▸ **Your instructions**:
Which of the lines in the records below hold the string "Initial"? Copy every one of them.

Top of Records for this task

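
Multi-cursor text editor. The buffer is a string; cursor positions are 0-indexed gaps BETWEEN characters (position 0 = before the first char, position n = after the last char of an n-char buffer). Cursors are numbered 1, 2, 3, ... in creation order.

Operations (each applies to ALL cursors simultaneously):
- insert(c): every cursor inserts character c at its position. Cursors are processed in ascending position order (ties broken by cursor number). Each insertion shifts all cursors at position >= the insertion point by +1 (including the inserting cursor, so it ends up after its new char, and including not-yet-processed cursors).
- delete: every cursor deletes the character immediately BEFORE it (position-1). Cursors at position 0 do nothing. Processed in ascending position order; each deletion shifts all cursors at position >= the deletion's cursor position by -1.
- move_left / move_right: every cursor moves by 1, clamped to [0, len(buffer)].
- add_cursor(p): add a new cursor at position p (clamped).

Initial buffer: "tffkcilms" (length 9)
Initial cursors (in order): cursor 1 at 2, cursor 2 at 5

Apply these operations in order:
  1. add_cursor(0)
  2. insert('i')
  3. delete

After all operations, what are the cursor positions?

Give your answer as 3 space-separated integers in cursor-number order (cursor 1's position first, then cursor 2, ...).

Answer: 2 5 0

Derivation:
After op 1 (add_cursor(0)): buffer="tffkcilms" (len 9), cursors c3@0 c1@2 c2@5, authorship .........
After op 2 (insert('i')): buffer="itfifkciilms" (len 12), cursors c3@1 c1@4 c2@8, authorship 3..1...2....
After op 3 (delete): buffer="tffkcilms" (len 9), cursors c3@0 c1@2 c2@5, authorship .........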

Bottom of Records for this task
Top of Records for this task

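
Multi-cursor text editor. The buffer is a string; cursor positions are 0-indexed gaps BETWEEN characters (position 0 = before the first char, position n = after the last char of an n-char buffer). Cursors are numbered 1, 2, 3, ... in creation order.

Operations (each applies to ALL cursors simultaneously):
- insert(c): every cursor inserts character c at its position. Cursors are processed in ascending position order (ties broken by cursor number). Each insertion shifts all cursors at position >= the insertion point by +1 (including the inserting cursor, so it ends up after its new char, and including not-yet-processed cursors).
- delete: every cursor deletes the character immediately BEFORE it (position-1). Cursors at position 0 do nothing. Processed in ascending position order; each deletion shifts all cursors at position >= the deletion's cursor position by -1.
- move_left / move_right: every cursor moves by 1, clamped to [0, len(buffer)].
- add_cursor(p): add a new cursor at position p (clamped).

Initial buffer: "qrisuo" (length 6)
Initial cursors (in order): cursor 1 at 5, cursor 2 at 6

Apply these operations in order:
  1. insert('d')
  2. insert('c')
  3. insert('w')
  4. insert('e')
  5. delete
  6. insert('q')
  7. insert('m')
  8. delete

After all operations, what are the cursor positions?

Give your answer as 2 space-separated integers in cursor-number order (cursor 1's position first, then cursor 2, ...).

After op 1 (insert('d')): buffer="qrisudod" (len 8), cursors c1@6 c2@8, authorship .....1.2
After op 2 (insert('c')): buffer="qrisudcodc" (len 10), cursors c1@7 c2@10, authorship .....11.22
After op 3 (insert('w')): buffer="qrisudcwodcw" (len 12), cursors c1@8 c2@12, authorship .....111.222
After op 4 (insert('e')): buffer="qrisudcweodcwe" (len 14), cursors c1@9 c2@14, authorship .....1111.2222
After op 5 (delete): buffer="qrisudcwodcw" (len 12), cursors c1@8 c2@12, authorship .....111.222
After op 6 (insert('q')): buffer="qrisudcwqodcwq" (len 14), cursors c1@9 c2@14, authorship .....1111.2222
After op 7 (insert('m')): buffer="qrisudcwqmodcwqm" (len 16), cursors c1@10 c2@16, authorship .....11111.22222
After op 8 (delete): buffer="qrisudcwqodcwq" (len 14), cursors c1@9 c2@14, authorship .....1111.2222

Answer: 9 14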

Bottom of Records for this task

▸ **Reply**:
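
Initial buffer: "tffkcilms" (length 9)
Initial cursors (in order): cursor 1 at 2, cursor 2 at 5
Initial buffer: "qrisuo" (length 6)
Initial cursors (in order): cursor 1 at 5, cursor 2 at 6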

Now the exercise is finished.